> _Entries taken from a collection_
━━━━━━━━━━━━━━━━
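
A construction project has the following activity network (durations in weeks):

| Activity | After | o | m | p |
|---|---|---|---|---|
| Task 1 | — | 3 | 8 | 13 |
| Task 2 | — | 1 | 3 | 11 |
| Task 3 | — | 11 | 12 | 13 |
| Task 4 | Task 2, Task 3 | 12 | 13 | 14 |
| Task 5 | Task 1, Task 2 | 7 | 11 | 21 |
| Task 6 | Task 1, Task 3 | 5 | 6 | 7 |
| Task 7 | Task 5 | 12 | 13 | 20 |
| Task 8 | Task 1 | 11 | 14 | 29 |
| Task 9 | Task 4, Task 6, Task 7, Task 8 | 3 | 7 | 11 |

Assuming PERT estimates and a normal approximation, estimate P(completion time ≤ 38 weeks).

0.191

te_Task 1 = (3 + 4·8 + 13)/6 = 48/6 = 8; σ²_Task 1 = ((13−3)/6)² = 2.778
te_Task 2 = (1 + 4·3 + 11)/6 = 24/6 = 4; σ²_Task 2 = ((11−1)/6)² = 2.778
te_Task 3 = (11 + 4·12 + 13)/6 = 72/6 = 12; σ²_Task 3 = ((13−11)/6)² = 0.111
te_Task 4 = (12 + 4·13 + 14)/6 = 78/6 = 13; σ²_Task 4 = ((14−12)/6)² = 0.111
te_Task 5 = (7 + 4·11 + 21)/6 = 72/6 = 12; σ²_Task 5 = ((21−7)/6)² = 5.444
te_Task 6 = (5 + 4·6 + 7)/6 = 36/6 = 6; σ²_Task 6 = ((7−5)/6)² = 0.111
te_Task 7 = (12 + 4·13 + 20)/6 = 84/6 = 14; σ²_Task 7 = ((20−12)/6)² = 1.778
te_Task 8 = (11 + 4·14 + 29)/6 = 96/6 = 16; σ²_Task 8 = ((29−11)/6)² = 9.000
te_Task 9 = (3 + 4·7 + 11)/6 = 42/6 = 7; σ²_Task 9 = ((11−3)/6)² = 1.778

Forward pass:
ES_Task 1 = 0; EF_Task 1 = 8
ES_Task 2 = 0; EF_Task 2 = 4
ES_Task 3 = 0; EF_Task 3 = 12
ES_Task 4 = max(EF_Task 2=4, EF_Task 3=12) = 12; EF_Task 4 = 12+13 = 25
ES_Task 5 = max(EF_Task 1=8, EF_Task 2=4) = 8; EF_Task 5 = 8+12 = 20
ES_Task 6 = max(EF_Task 1=8, EF_Task 3=12) = 12; EF_Task 6 = 12+6 = 18
ES_Task 7 = 20; EF_Task 7 = 20+14 = 34
ES_Task 8 = 8; EF_Task 8 = 8+16 = 24
ES_Task 9 = max(EF_Task 4=25, EF_Task 6=18, EF_Task 7=34, EF_Task 8=24) = 34; EF_Task 9 = 34+7 = 41
Expected project duration μ = 41 weeks. Critical path: Task 1 → Task 5 → Task 7 → Task 9.

Variance along critical path = 2.778 + 5.444 + 1.778 + 1.778 = 11.778; σ = √11.778 = 3.432 weeks.
Z = (38 − 41) / 3.432 = -0.874
P(T ≤ 38) = Φ(-0.874) ≈ 0.191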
━━━━━━━━━━━━━━━━
Only the lines above from the line containing "11 | 14 | 29 |" through the line containing "8 | 3 | 7 | 11 |" should be retyped, exactly and with both ends included.

> _Expected output_
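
| Task 8 | Task 1 | 11 | 14 | 29 |
| Task 9 | Task 4, Task 6, Task 7, Task 8 | 3 | 7 | 11 |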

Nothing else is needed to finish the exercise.